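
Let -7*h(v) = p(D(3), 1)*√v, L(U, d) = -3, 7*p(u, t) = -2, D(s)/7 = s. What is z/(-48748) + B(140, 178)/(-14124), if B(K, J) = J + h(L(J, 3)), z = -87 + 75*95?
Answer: -6755116/43032297 - I*√3/346038 ≈ -0.15698 - 5.0054e-6*I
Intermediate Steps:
z = 7038 (z = -87 + 7125 = 7038)
D(s) = 7*s
p(u, t) = -2/7 (p(u, t) = (⅐)*(-2) = -2/7)
h(v) = 2*√v/49 (h(v) = -(-2)*√v/49 = 2*√v/49)
B(K, J) = J + 2*I*√3/49 (B(K, J) = J + 2*√(-3)/49 = J + 2*(I*√3)/49 = J + 2*I*√3/49)
z/(-48748) + B(140, 178)/(-14124) = 7038/(-48748) + (178 + 2*I*√3/49)/(-14124) = 7038*(-1/48748) + (178 + 2*I*√3/49)*(-1/14124) = -3519/24374 + (-89/7062 - I*√3/346038) = -6755116/43032297 - I*√3/346038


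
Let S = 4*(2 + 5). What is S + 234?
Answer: 262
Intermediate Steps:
S = 28 (S = 4*7 = 28)
S + 234 = 28 + 234 = 262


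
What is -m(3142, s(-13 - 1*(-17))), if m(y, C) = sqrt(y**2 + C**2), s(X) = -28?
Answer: -2*sqrt(2468237) ≈ -3142.1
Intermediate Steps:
m(y, C) = sqrt(C**2 + y**2)
-m(3142, s(-13 - 1*(-17))) = -sqrt((-28)**2 + 3142**2) = -sqrt(784 + 9872164) = -sqrt(9872948) = -2*sqrt(2468237)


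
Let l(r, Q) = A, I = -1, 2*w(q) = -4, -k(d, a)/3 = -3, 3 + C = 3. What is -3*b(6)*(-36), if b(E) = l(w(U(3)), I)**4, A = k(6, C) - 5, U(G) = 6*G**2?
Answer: 27648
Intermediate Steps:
C = 0 (C = -3 + 3 = 0)
k(d, a) = 9 (k(d, a) = -3*(-3) = 9)
w(q) = -2 (w(q) = (1/2)*(-4) = -2)
A = 4 (A = 9 - 5 = 4)
l(r, Q) = 4
b(E) = 256 (b(E) = 4**4 = 256)
-3*b(6)*(-36) = -3*256*(-36) = -768*(-36) = 27648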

◆ Your assignment ◆
Could you please reproduce each record exactly, leaving nothing out?

◆ Task solution ◆
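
Let -7*h(v) = p(D(3), 1)*√v, L(U, d) = -3, 7*p(u, t) = -2, D(s)/7 = s. What is z/(-48748) + B(140, 178)/(-14124), if B(K, J) = J + h(L(J, 3)), z = -87 + 75*95?
Answer: -6755116/43032297 - I*√3/346038 ≈ -0.15698 - 5.0054e-6*I
Intermediate Steps:
z = 7038 (z = -87 + 7125 = 7038)
D(s) = 7*s
p(u, t) = -2/7 (p(u, t) = (⅐)*(-2) = -2/7)
h(v) = 2*√v/49 (h(v) = -(-2)*√v/49 = 2*√v/49)
B(K, J) = J + 2*I*√3/49 (B(K, J) = J + 2*√(-3)/49 = J + 2*(I*√3)/49 = J + 2*I*√3/49)
z/(-48748) + B(140, 178)/(-14124) = 7038/(-48748) + (178 + 2*I*√3/49)/(-14124) = 7038*(-1/48748) + (178 + 2*I*√3/49)*(-1/14124) = -3519/24374 + (-89/7062 - I*√3/346038) = -6755116/43032297 - I*√3/346038


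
Let S = 4*(2 + 5). What is S + 234?
Answer: 262
Intermediate Steps:
S = 28 (S = 4*7 = 28)
S + 234 = 28 + 234 = 262


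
What is -m(3142, s(-13 - 1*(-17))), if m(y, C) = sqrt(y**2 + C**2), s(X) = -28?
Answer: -2*sqrt(2468237) ≈ -3142.1
Intermediate Steps:
m(y, C) = sqrt(C**2 + y**2)
-m(3142, s(-13 - 1*(-17))) = -sqrt((-28)**2 + 3142**2) = -sqrt(784 + 9872164) = -sqrt(9872948) = -2*sqrt(2468237)


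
Let l(r, Q) = A, I = -1, 2*w(q) = -4, -k(d, a)/3 = -3, 3 + C = 3. What is -3*b(6)*(-36), if b(E) = l(w(U(3)), I)**4, A = k(6, C) - 5, U(G) = 6*G**2?
Answer: 27648
Intermediate Steps:
C = 0 (C = -3 + 3 = 0)
k(d, a) = 9 (k(d, a) = -3*(-3) = 9)
w(q) = -2 (w(q) = (1/2)*(-4) = -2)
A = 4 (A = 9 - 5 = 4)
l(r, Q) = 4
b(E) = 256 (b(E) = 4**4 = 256)
-3*b(6)*(-36) = -3*256*(-36) = -768*(-36) = 27648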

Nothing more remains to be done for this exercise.